**Given information:**
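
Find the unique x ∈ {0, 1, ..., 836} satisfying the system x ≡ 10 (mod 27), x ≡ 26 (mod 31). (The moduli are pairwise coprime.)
The moduli 27, 31 are pairwise coprime, so by the CRT there is a unique solution mod 27·31 = 837.
Solve by successive substitution. Start with x ≡ 10 (mod 27).
  Combine with x ≡ 26 (mod 31): write x = 10 + 27·t and require 10 + 27·t ≡ 26 (mod 31), i.e. 27·t ≡ 26 − 10 ≡ 16 (mod 31). Since 27^(−1) ≡ 23 (mod 31), t ≡ 23·16 ≡ 27 (mod 31). So x ≡ 10 + 27·27 = 739 (mod 837).
Unique solution in [0, 837): x = 739.

Final answer: x ≡ 739 (mod 837); the representative in [0, 837) is 739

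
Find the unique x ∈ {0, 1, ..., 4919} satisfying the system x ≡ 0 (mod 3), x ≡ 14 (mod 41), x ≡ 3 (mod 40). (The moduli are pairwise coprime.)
x ≡ 1203 (mod 4920); the representative in [0, 4920) is 1203

The moduli 3, 41, 40 are pairwise coprime, so by the CRT there is a unique solution mod 3·41·40 = 4920.
Solve by successive substitution. Start with x ≡ 0 (mod 3).
  Combine with x ≡ 14 (mod 41): write x = 3·t and require 3·t ≡ 14 (mod 41). Since 3^(−1) ≡ 14 (mod 41), t ≡ 14·14 ≡ 32 (mod 41). So x ≡ 3·32 = 96 (mod 123).
  Combine with x ≡ 3 (mod 40): write x = 96 + 123·t and require 96 + 123·t ≡ 3 (mod 40), i.e. 123·t ≡ 3 − 96 ≡ 27 (mod 40). Since 123^(−1) ≡ 27 (mod 40) (123 ≡ 3 (mod 40)), t ≡ 27·27 ≡ 9 (mod 40). So x ≡ 96 + 123·9 = 1203 (mod 4920).
Unique solution in [0, 4920): x = 1203.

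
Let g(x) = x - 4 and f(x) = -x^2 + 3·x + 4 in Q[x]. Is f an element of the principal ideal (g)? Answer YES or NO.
YES

In Q[x] the ideal (g) consists of all multiples of g, so f ∈ (g) iff g | f, i.e. iff the remainder of f on division by g is 0. Divide f by g (g is monic, so eliminate the leading term of the running remainder at each step):
  leading term -x^2: subtract (-x)·g(x) = -x^2 + 4·x, leaving 4 - x
  leading term -x: subtract (-1)·g(x) = 4 - x, leaving 0
The remainder is 0, so f(x) = g(x) · h(x) with h(x) = -x - 1. Hence g | f, i.e. f ∈ (g).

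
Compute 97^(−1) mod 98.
97^(−1) ≡ 97 (mod 98)

Apply the extended Euclidean algorithm to (98, 97), tracking rows (r, s, t) with s·98 + t·97 = r. Each division r_prev = q·r_cur + r_new produces the new row as (previous row) − q·(current row):
  row A: (98, 1, 0)   [1·98 + 0·97 = 98]
  row B: (97, 0, 1)   [0·98 + 1·97 = 97]
  98 = 1·97 + 1   → row C = row A − 1·row B = (1, 1, −1)   [check: 1·98 − 1·97 = 1]
  97 = 97·1 + 0   → remainder 0, stop. gcd = 1 (last nonzero row C).
The gcd is 1, so 97 is invertible mod 98. The last nonzero row gives 1·98 − 1·97 = 1, so t = −1. So 97^(−1) ≡ −1 ≡ 97 (mod 98). Verify: 97 · 97 = 9409 ≡ 1 (mod 98). ✓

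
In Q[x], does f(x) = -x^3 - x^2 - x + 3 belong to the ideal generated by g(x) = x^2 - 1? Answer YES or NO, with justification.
In Q[x] the ideal (g) consists of all multiples of g, so f ∈ (g) iff g | f, i.e. iff the remainder of f on division by g is 0. Divide f by g (g is monic, so eliminate the leading term of the running remainder at each step):
  leading term -x^3: subtract (-x)·g(x) = -x^3 + x, leaving -x^2 - 2·x + 3
  leading term -x^2: subtract (-1)·g(x) = 1 - x^2, leaving 2 - 2·x
The remainder r(x) = 2 - 2·x ≠ 0 (and deg r < deg g), so g ∤ f, i.e. f ∉ (g).

Final answer: NO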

**Task item:** From the records above, extract every entry exactly as given.

**Solution to this task:**
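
Find the unique x ∈ {0, 1, ..., 836} satisfying the system x ≡ 10 (mod 27), x ≡ 26 (mod 31). (The moduli are pairwise coprime.)
The moduli 27, 31 are pairwise coprime, so by the CRT there is a unique solution mod 27·31 = 837.
Solve by successive substitution. Start with x ≡ 10 (mod 27).
  Combine with x ≡ 26 (mod 31): write x = 10 + 27·t and require 10 + 27·t ≡ 26 (mod 31), i.e. 27·t ≡ 26 − 10 ≡ 16 (mod 31). Since 27^(−1) ≡ 23 (mod 31), t ≡ 23·16 ≡ 27 (mod 31). So x ≡ 10 + 27·27 = 739 (mod 837).
Unique solution in [0, 837): x = 739.

Final answer: x ≡ 739 (mod 837); the representative in [0, 837) is 739

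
Find the unique x ∈ {0, 1, ..., 4919} satisfying the system x ≡ 0 (mod 3), x ≡ 14 (mod 41), x ≡ 3 (mod 40). (The moduli are pairwise coprime.)
x ≡ 1203 (mod 4920); the representative in [0, 4920) is 1203

The moduli 3, 41, 40 are pairwise coprime, so by the CRT there is a unique solution mod 3·41·40 = 4920.
Solve by successive substitution. Start with x ≡ 0 (mod 3).
  Combine with x ≡ 14 (mod 41): write x = 3·t and require 3·t ≡ 14 (mod 41). Since 3^(−1) ≡ 14 (mod 41), t ≡ 14·14 ≡ 32 (mod 41). So x ≡ 3·32 = 96 (mod 123).
  Combine with x ≡ 3 (mod 40): write x = 96 + 123·t and require 96 + 123·t ≡ 3 (mod 40), i.e. 123·t ≡ 3 − 96 ≡ 27 (mod 40). Since 123^(−1) ≡ 27 (mod 40) (123 ≡ 3 (mod 40)), t ≡ 27·27 ≡ 9 (mod 40). So x ≡ 96 + 123·9 = 1203 (mod 4920).
Unique solution in [0, 4920): x = 1203.

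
Let g(x) = x - 4 and f(x) = -x^2 + 3·x + 4 in Q[x]. Is f an element of the principal ideal (g)? Answer YES or NO.
YES

In Q[x] the ideal (g) consists of all multiples of g, so f ∈ (g) iff g | f, i.e. iff the remainder of f on division by g is 0. Divide f by g (g is monic, so eliminate the leading term of the running remainder at each step):
  leading term -x^2: subtract (-x)·g(x) = -x^2 + 4·x, leaving 4 - x
  leading term -x: subtract (-1)·g(x) = 4 - x, leaving 0
The remainder is 0, so f(x) = g(x) · h(x) with h(x) = -x - 1. Hence g | f, i.e. f ∈ (g).

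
Compute 97^(−1) mod 98.
97^(−1) ≡ 97 (mod 98)

Apply the extended Euclidean algorithm to (98, 97), tracking rows (r, s, t) with s·98 + t·97 = r. Each division r_prev = q·r_cur + r_new produces the new row as (previous row) − q·(current row):
  row A: (98, 1, 0)   [1·98 + 0·97 = 98]
  row B: (97, 0, 1)   [0·98 + 1·97 = 97]
  98 = 1·97 + 1   → row C = row A − 1·row B = (1, 1, −1)   [check: 1·98 − 1·97 = 1]
  97 = 97·1 + 0   → remainder 0, stop. gcd = 1 (last nonzero row C).
The gcd is 1, so 97 is invertible mod 98. The last nonzero row gives 1·98 − 1·97 = 1, so t = −1. So 97^(−1) ≡ −1 ≡ 97 (mod 98). Verify: 97 · 97 = 9409 ≡ 1 (mod 98). ✓

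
In Q[x], does f(x) = -x^3 - x^2 - x + 3 belong to the ideal generated by g(x) = x^2 - 1? Answer YES or NO, with justification.
In Q[x] the ideal (g) consists of all multiples of g, so f ∈ (g) iff g | f, i.e. iff the remainder of f on division by g is 0. Divide f by g (g is monic, so eliminate the leading term of the running remainder at each step):
  leading term -x^3: subtract (-x)·g(x) = -x^3 + x, leaving -x^2 - 2·x + 3
  leading term -x^2: subtract (-1)·g(x) = 1 - x^2, leaving 2 - 2·x
The remainder r(x) = 2 - 2·x ≠ 0 (and deg r < deg g), so g ∤ f, i.e. f ∉ (g).

Final answer: NO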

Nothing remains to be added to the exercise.